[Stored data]
..........

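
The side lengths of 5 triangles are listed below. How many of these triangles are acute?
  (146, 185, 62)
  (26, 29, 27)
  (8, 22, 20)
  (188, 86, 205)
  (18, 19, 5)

2

(146,185,62): 62²+146² = 25160 < 34225 = 185² → obtuse
(26,29,27): 26²+27² = 1405 > 841 = 29² → acute
(8,22,20): 8²+20² = 464 < 484 = 22² → obtuse
(188,86,205): 86²+188² = 42740 > 42025 = 205² → acute
(18,19,5): 5²+18² = 349 < 361 = 19² → obtuse
2 of the 5 are acute.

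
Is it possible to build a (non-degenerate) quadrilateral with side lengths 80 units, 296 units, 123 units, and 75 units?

For a quadrilateral, each side must be shorter than the sum of the others.
Here the longest side is 296, but the remaining 3 sides sum to only 278.

No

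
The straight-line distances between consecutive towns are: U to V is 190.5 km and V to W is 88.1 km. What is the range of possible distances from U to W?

102.4 ≤ UW ≤ 278.6 km

By the triangle inequality, |190.5 − 88.1| ≤ UW ≤ 190.5 + 88.1.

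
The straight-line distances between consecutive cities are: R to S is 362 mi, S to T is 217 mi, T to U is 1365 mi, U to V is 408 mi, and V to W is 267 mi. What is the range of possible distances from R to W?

111 ≤ RW ≤ 2619 mi

The maximum is all hops collinear in one direction: 362 + 217 + 1365 + 408 + 267 = 2619.
The longest hop is 1365; the others sum to 1254. Folding the others back against it leaves at least 1365 − 1254 = 111.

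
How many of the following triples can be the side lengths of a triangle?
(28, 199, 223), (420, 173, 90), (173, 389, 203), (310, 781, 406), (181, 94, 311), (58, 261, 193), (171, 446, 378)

(28,199,223): 28+199 > 223 → valid
(90,173,420): 90+173 ≤ 420 → not valid
(173,203,389): 173+203 ≤ 389 → not valid
(310,406,781): 310+406 ≤ 781 → not valid
(94,181,311): 94+181 ≤ 311 → not valid
(58,193,261): 58+193 ≤ 261 → not valid
(171,378,446): 171+378 > 446 → valid
2 of the 7 triples form a triangle.

2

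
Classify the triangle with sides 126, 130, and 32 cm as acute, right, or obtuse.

Compare the square of the longest side to the sum of squares of the other two: 32² + 126² = 16900 = 130².

right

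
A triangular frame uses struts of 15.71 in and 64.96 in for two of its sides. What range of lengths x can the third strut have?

49.25 < x < 80.67

By the triangle inequality, x must be less than 15.71 + 64.96 = 80.67 and greater than |15.71 − 64.96| = 49.25.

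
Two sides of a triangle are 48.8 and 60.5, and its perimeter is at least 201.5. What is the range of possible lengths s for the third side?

92.2 ≤ s < 109.3

Triangle inequality alone gives 11.7 < s < 109.3.
The perimeter condition gives s ≥ 201.5 − 48.8 − 60.5 = 92.2.
Intersecting the two: 92.2 ≤ s < 109.3.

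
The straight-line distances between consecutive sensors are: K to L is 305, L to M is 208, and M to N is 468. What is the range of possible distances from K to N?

The maximum is all hops collinear in one direction: 305 + 208 + 468 = 981.
The longest hop is 468; the others sum to 513. Since 468 ≤ 513, the path can fold back on itself completely, so the minimum distance is 0.

0 ≤ KN ≤ 981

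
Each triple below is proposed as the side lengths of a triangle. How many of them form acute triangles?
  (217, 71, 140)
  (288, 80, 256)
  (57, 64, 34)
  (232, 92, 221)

(217,71,140): 71+140 ≤ 217, not a triangle
(288,80,256): 80²+256² = 71936 < 82944 = 288² → obtuse
(57,64,34): 34²+57² = 4405 > 4096 = 64² → acute
(232,92,221): 92²+221² = 57305 > 53824 = 232² → acute
2 of the 4 are acute.

2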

..........

• **Work instructions**
Apply a filter for "triangles" to the entries and show each line that passes.

• **Exercise solution**
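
The side lengths of 5 triangles are listed below. How many of these triangles are acute?
Each triple below is proposed as the side lengths of a triangle. How many of them form acute triangles?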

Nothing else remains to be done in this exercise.